Only one stretch of the listing below is wanted. Begin at the line that has "G4: =MAX(A1,F8)", stop after the line that has "E3: =MAX(F11,D10)", and repeat every line in between exactly.

Start of Data shown

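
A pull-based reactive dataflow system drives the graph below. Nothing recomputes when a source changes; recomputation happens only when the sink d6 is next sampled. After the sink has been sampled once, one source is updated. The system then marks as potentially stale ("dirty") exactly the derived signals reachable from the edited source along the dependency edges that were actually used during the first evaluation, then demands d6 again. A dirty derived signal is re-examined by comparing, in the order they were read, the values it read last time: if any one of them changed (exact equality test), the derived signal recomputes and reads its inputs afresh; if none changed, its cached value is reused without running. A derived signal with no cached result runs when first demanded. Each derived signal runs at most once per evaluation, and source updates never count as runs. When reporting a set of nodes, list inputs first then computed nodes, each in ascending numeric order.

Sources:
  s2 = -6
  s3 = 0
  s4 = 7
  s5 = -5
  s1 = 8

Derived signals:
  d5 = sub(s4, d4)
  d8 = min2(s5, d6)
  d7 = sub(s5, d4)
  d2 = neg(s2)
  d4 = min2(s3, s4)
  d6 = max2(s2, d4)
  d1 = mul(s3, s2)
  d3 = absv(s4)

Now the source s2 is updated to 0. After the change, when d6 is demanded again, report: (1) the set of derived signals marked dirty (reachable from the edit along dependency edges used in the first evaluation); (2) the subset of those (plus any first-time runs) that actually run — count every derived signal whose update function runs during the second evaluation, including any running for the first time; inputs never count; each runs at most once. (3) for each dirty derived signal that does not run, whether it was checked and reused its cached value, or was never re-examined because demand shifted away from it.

First evaluation (everything demanded from the output):
  d4 = min2(0, 7) = 0
  d6 = max2(-6, 0) = 0

Propagation after the edit:
  d6: runs — s2 -6->0; result 0 (same value as before).

Marked dirty: d6.
Derived signals that run: d6 — 1 in total.
Every dirty derived signal ran.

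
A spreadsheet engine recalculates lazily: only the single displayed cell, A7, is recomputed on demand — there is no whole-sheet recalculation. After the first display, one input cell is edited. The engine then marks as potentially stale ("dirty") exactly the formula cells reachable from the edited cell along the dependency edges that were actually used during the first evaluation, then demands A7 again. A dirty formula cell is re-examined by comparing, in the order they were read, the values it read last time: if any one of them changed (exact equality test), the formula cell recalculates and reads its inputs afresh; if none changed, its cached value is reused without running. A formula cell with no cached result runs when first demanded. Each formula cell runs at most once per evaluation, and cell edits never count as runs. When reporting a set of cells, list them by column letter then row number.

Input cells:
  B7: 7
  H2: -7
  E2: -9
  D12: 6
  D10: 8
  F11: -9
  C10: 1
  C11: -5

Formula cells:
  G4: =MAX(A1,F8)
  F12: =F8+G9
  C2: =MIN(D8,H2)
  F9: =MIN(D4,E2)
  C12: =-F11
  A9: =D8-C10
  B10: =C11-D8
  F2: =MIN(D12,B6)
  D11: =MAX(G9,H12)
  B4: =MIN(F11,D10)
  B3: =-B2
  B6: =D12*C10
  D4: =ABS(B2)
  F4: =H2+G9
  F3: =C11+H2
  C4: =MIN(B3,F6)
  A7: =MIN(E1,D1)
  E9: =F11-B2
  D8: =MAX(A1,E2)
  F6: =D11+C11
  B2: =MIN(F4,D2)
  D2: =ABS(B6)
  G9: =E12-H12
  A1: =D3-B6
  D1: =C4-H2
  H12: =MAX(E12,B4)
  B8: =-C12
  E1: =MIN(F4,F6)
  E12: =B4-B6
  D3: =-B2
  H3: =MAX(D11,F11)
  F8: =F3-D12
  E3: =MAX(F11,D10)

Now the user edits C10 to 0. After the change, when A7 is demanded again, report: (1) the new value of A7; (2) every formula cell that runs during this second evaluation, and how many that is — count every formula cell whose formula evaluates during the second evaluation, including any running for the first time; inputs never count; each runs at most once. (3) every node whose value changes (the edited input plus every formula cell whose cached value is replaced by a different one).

First evaluation (everything demanded from the output):
  B4 = MIN(-9, 8) = -9
  B6 = 6 * 1 = 6
  D2 = ABS(6) = 6
  E12 = -9 - 6 = -15
  H12 = MAX(-15, -9) = -9
  G9 = -15 - -9 = -6
  D11 = MAX(-6, -9) = -6
  F4 = -7 + -6 = -13
  B2 = MIN(-13, 6) = -13
  B3 = -(-13) = 13
  F6 = -6 + -5 = -11
  C4 = MIN(13, -11) = -11
  D1 = -11 - -7 = -4
  E1 = MIN(-13, -11) = -13
  A7 = MIN(-13, -4) = -13

Propagation after the edit:
  B6: runs — C10 1->0; result 0.
  D2: runs — B6 6->0; result 0.
  E12: runs — B6 6->0; result -9.
  H12: runs — E12 -15->-9; result -9 (same value as before).
  G9: runs — E12 -15->-9; result 0.
  D11: runs — G9 -6->0; result 0.
  F4: runs — G9 -6->0; result -7.
  B2: runs — F4 -13->-7; D2 6->0; result -7.
  B3: runs — B2 -13->-7; result 7.
  F6: runs — D11 -6->0; result -5.
  C4: runs — B3 13->7; F6 -11->-5; result -5.
  D1: runs — C4 -11->-5; result 2.
  E1: runs — F4 -13->-7; F6 -11->-5; result -7.
  A7: runs — E1 -13->-7; D1 -4->2; result -7.

New value of A7: -7.
Formula cells that run: A7, B2, B3, B6, C4, D1, D2, D11, E1, E12, F4, F6, G9, H12 — 14 in total.
Values that change: A7, B2, B3, B6, C4, C10, D1, D2, D11, E1, E12, F4, F6, G9.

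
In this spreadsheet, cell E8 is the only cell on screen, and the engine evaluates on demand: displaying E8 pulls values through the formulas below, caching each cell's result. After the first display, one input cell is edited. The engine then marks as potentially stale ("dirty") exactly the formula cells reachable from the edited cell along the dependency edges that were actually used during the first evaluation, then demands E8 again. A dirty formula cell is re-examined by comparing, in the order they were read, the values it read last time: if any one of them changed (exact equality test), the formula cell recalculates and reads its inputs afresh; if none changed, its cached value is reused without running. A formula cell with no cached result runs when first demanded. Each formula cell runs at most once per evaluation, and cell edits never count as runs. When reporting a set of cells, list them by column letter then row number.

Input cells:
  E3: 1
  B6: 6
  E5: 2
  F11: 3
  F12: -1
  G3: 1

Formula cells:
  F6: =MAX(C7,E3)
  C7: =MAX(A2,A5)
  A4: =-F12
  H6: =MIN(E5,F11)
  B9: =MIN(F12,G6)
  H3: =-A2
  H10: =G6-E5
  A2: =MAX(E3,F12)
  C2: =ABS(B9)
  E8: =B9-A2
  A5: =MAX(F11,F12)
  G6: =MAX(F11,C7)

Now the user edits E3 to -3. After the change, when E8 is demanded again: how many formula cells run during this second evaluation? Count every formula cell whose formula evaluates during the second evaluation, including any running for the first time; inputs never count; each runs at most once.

Initial pass — values computed on the first demand:
  A2 = MAX(1, -1) = 1
  A5 = MAX(3, -1) = 3
  C7 = MAX(1, 3) = 3
  G6 = MAX(3, 3) = 3
  B9 = MIN(-1, 3) = -1
  E8 = -1 - 1 = -2

Second demand — change propagation:
  A2: re-runs because E3 1->-3; new result -1.
  C7: re-runs because A2 1->-1; new result 3 (unchanged).
  G6: re-examined; everything it read last time is the same (F11 unchanged, C7 unchanged) — cache 3 kept, no run.
  B9: re-examined; everything it read last time is the same (F12 unchanged, G6 unchanged) — cache -1 kept, no run.
  E8: re-runs because A2 1->-1; new result 0.

The important point: at G6 every value read last time is unchanged, so the dirty flag clears without a run.

Run set: A2, C7, E8 (3 run).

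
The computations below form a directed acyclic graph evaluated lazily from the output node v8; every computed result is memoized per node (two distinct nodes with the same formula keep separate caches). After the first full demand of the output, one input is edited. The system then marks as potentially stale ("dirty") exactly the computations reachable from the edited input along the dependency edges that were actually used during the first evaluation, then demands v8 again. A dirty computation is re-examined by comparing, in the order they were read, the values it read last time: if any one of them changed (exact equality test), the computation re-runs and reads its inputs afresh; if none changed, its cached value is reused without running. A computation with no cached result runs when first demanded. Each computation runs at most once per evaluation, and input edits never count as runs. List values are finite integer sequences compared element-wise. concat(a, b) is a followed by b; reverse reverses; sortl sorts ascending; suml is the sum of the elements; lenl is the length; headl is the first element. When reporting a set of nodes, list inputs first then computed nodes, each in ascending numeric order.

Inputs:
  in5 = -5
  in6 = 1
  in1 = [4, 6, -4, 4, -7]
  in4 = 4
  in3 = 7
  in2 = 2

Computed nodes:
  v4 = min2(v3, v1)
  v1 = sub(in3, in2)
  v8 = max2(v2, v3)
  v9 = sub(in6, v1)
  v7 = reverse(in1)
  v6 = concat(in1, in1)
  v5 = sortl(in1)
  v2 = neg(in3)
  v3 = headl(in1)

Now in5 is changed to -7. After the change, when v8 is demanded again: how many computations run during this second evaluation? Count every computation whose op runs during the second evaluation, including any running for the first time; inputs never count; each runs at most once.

First demand of the output computes:
  v2 = neg(7) = -7
  v3 = headl([4, 6, -4, 4, -7]) = 4
  v8 = max2(-7, 4) = 4

After the edit, cleaning proceeds:
  no node depends on in5 at all; the second demand re-runs nothing.

Note the shortcut — nothing in the graph depends on in5 at all, so no recomputation happens.

0 computations run: none.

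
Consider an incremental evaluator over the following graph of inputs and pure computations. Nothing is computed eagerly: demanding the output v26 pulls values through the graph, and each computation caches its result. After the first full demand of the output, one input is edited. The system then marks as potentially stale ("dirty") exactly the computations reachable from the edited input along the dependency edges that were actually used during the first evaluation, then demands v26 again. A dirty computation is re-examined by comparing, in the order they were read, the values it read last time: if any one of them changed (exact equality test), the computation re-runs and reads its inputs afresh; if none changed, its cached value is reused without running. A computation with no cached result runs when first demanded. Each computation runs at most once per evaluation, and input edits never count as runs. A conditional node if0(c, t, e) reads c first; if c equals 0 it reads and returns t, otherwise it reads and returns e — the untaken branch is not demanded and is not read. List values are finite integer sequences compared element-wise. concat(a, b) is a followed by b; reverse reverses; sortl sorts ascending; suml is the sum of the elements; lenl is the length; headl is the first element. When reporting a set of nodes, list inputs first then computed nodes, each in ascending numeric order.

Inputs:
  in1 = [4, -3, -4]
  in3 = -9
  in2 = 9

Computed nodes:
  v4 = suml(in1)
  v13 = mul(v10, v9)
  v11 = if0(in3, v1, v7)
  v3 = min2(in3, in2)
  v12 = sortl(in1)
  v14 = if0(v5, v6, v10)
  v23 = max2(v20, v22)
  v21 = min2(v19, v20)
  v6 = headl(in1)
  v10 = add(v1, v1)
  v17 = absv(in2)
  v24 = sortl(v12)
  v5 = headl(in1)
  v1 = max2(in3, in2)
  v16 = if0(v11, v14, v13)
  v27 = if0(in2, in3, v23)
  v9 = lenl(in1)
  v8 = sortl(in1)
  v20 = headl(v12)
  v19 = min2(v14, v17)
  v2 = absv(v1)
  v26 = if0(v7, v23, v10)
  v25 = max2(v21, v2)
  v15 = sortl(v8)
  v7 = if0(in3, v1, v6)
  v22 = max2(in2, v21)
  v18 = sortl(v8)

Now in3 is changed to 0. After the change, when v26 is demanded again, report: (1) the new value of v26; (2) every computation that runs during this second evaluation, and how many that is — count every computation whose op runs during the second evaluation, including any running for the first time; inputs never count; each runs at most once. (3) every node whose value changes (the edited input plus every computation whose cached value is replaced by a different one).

Initial pass — values computed on the first demand:
  v1 = max2(-9, 9) = 9
  v6 = headl([4, -3, -4]) = 4
  v7 = if0(in3=-9 -> else branch v6) = 4
  v10 = add(9, 9) = 18
  v26 = if0(v7=4 -> else branch v10) = 18

Second demand — change propagation:
  v1: re-runs because in3 -9->0; new result 9 (unchanged).
  v7: re-runs because in3 -9->0; new result 9.
  v10: re-examined; everything it read last time is the same (v1 unchanged, v1 unchanged) — cache 18 kept, no run.
  v26: re-runs because v7 4->9; new result 18 (unchanged).

The important point: at v10 every value read last time is unchanged, so the dirty flag clears without a run.

v26 now evaluates to 18.
Run set: v1, v7, v26 (3 run).
Changed values: in3, v7.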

End of Data shown

## Result of this task
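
  G4: =MAX(A1,F8)
  F12: =F8+G9
  C2: =MIN(D8,H2)
  F9: =MIN(D4,E2)
  C12: =-F11
  A9: =D8-C10
  B10: =C11-D8
  F2: =MIN(D12,B6)
  D11: =MAX(G9,H12)
  B4: =MIN(F11,D10)
  B3: =-B2
  B6: =D12*C10
  D4: =ABS(B2)
  F4: =H2+G9
  F3: =C11+H2
  C4: =MIN(B3,F6)
  A7: =MIN(E1,D1)
  E9: =F11-B2
  D8: =MAX(A1,E2)
  F6: =D11+C11
  B2: =MIN(F4,D2)
  D2: =ABS(B6)
  G9: =E12-H12
  A1: =D3-B6
  D1: =C4-H2
  H12: =MAX(E12,B4)
  B8: =-C12
  E1: =MIN(F4,F6)
  E12: =B4-B6
  D3: =-B2
  H3: =MAX(D11,F11)
  F8: =F3-D12
  E3: =MAX(F11,D10)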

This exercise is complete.